*REQUIREMENT*
Retype each entry below exactly as it stands.

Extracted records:
★ ★ ★

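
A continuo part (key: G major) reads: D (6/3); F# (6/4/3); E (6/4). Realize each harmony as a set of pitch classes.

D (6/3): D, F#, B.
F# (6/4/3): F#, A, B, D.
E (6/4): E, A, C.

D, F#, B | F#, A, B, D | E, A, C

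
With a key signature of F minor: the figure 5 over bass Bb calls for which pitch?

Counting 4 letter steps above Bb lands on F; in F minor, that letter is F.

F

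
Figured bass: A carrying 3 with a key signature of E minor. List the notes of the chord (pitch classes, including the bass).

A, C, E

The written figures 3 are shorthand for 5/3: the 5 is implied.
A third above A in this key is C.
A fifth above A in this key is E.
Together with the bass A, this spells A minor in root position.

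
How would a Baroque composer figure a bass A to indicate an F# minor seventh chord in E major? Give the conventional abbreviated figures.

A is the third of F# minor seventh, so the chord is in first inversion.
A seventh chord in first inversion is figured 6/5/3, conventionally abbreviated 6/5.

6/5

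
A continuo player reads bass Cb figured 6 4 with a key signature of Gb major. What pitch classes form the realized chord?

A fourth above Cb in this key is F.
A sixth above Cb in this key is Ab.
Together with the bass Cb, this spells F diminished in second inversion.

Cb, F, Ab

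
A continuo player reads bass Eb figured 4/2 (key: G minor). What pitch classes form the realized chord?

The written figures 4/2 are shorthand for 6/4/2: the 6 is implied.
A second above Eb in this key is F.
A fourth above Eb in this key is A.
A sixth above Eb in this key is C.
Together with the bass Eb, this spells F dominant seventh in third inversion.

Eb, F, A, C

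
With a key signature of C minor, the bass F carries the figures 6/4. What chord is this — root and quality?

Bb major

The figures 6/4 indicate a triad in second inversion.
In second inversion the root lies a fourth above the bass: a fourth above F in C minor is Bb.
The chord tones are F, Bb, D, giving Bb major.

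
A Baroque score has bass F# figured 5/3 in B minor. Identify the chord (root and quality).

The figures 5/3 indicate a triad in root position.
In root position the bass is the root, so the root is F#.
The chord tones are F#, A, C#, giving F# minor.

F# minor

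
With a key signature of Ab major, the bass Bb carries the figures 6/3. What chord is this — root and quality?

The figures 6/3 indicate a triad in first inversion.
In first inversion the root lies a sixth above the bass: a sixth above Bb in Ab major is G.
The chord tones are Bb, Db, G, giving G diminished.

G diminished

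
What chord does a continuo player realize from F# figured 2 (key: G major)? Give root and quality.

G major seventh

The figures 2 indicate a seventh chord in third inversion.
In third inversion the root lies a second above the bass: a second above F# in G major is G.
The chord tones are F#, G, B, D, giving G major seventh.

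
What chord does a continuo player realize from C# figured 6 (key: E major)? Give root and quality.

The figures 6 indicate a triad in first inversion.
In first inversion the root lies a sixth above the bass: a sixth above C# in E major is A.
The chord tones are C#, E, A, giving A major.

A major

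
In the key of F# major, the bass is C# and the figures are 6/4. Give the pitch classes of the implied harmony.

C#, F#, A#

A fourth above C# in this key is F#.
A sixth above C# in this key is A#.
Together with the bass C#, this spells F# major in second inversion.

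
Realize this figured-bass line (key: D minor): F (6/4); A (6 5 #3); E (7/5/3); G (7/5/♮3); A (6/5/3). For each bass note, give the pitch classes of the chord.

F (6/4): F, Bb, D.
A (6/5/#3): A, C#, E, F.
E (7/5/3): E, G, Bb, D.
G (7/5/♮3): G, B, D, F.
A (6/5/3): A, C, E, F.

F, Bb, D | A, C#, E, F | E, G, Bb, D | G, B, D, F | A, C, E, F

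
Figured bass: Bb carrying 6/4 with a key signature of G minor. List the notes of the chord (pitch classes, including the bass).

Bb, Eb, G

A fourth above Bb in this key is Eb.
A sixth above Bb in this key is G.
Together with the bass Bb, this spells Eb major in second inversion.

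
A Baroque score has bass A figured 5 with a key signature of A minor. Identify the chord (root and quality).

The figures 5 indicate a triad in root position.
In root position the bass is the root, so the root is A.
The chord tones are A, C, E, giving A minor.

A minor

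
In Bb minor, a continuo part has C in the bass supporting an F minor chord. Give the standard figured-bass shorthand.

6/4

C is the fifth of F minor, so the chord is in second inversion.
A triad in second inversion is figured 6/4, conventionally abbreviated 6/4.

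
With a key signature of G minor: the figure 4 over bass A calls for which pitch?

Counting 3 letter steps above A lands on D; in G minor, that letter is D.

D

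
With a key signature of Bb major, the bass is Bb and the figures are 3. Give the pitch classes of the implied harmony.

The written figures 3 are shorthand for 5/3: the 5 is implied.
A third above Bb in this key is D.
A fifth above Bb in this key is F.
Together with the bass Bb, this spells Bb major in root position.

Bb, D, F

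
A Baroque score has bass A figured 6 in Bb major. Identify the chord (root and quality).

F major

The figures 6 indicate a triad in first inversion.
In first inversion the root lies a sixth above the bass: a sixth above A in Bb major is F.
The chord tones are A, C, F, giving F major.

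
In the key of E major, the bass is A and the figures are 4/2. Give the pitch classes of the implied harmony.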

★ ★ ★

*OUTPUT*
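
A continuo part (key: G major) reads: D (6/3); F# (6/4/3); E (6/4). Realize each harmony as a set of pitch classes.

D (6/3): D, F#, B.
F# (6/4/3): F#, A, B, D.
E (6/4): E, A, C.

D, F#, B | F#, A, B, D | E, A, C

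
With a key signature of F minor: the figure 5 over bass Bb calls for which pitch?

Counting 4 letter steps above Bb lands on F; in F minor, that letter is F.

F

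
Figured bass: A carrying 3 with a key signature of E minor. List the notes of the chord (pitch classes, including the bass).

A, C, E

The written figures 3 are shorthand for 5/3: the 5 is implied.
A third above A in this key is C.
A fifth above A in this key is E.
Together with the bass A, this spells A minor in root position.

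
How would a Baroque composer figure a bass A to indicate an F# minor seventh chord in E major? Give the conventional abbreviated figures.

A is the third of F# minor seventh, so the chord is in first inversion.
A seventh chord in first inversion is figured 6/5/3, conventionally abbreviated 6/5.

6/5

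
A continuo player reads bass Cb figured 6 4 with a key signature of Gb major. What pitch classes form the realized chord?

A fourth above Cb in this key is F.
A sixth above Cb in this key is Ab.
Together with the bass Cb, this spells F diminished in second inversion.

Cb, F, Ab

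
A continuo player reads bass Eb figured 4/2 (key: G minor). What pitch classes form the realized chord?

The written figures 4/2 are shorthand for 6/4/2: the 6 is implied.
A second above Eb in this key is F.
A fourth above Eb in this key is A.
A sixth above Eb in this key is C.
Together with the bass Eb, this spells F dominant seventh in third inversion.

Eb, F, A, C

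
With a key signature of C minor, the bass F carries the figures 6/4. What chord is this — root and quality?

Bb major

The figures 6/4 indicate a triad in second inversion.
In second inversion the root lies a fourth above the bass: a fourth above F in C minor is Bb.
The chord tones are F, Bb, D, giving Bb major.

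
A Baroque score has bass F# figured 5/3 in B minor. Identify the chord (root and quality).

The figures 5/3 indicate a triad in root position.
In root position the bass is the root, so the root is F#.
The chord tones are F#, A, C#, giving F# minor.

F# minor

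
With a key signature of Ab major, the bass Bb carries the figures 6/3. What chord is this — root and quality?

The figures 6/3 indicate a triad in first inversion.
In first inversion the root lies a sixth above the bass: a sixth above Bb in Ab major is G.
The chord tones are Bb, Db, G, giving G diminished.

G diminished

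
What chord does a continuo player realize from F# figured 2 (key: G major)? Give root and quality.

G major seventh

The figures 2 indicate a seventh chord in third inversion.
In third inversion the root lies a second above the bass: a second above F# in G major is G.
The chord tones are F#, G, B, D, giving G major seventh.

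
What chord does a continuo player realize from C# figured 6 (key: E major)? Give root and quality.

The figures 6 indicate a triad in first inversion.
In first inversion the root lies a sixth above the bass: a sixth above C# in E major is A.
The chord tones are C#, E, A, giving A major.

A major

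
In the key of F# major, the bass is C# and the figures are 6/4. Give the pitch classes of the implied harmony.

C#, F#, A#

A fourth above C# in this key is F#.
A sixth above C# in this key is A#.
Together with the bass C#, this spells F# major in second inversion.

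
Realize this figured-bass line (key: D minor): F (6/4); A (6 5 #3); E (7/5/3); G (7/5/♮3); A (6/5/3). For each bass note, give the pitch classes of the chord.

F (6/4): F, Bb, D.
A (6/5/#3): A, C#, E, F.
E (7/5/3): E, G, Bb, D.
G (7/5/♮3): G, B, D, F.
A (6/5/3): A, C, E, F.

F, Bb, D | A, C#, E, F | E, G, Bb, D | G, B, D, F | A, C, E, F

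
Figured bass: Bb carrying 6/4 with a key signature of G minor. List the notes of the chord (pitch classes, including the bass).

Bb, Eb, G

A fourth above Bb in this key is Eb.
A sixth above Bb in this key is G.
Together with the bass Bb, this spells Eb major in second inversion.

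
A Baroque score has bass A figured 5 with a key signature of A minor. Identify the chord (root and quality).

The figures 5 indicate a triad in root position.
In root position the bass is the root, so the root is A.
The chord tones are A, C, E, giving A minor.

A minor

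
In Bb minor, a continuo part has C in the bass supporting an F minor chord. Give the standard figured-bass shorthand.

6/4

C is the fifth of F minor, so the chord is in second inversion.
A triad in second inversion is figured 6/4, conventionally abbreviated 6/4.

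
With a key signature of G minor: the figure 4 over bass A calls for which pitch?

Counting 3 letter steps above A lands on D; in G minor, that letter is D.

D

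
With a key signature of Bb major, the bass is Bb and the figures are 3. Give the pitch classes of the implied harmony.

The written figures 3 are shorthand for 5/3: the 5 is implied.
A third above Bb in this key is D.
A fifth above Bb in this key is F.
Together with the bass Bb, this spells Bb major in root position.

Bb, D, F

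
A Baroque score has bass A figured 6 in Bb major. Identify the chord (root and quality).

F major

The figures 6 indicate a triad in first inversion.
In first inversion the root lies a sixth above the bass: a sixth above A in Bb major is F.
The chord tones are A, C, F, giving F major.

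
In the key of E major, the bass is A and the figures are 4/2. Give the pitch classes of the implied harmony.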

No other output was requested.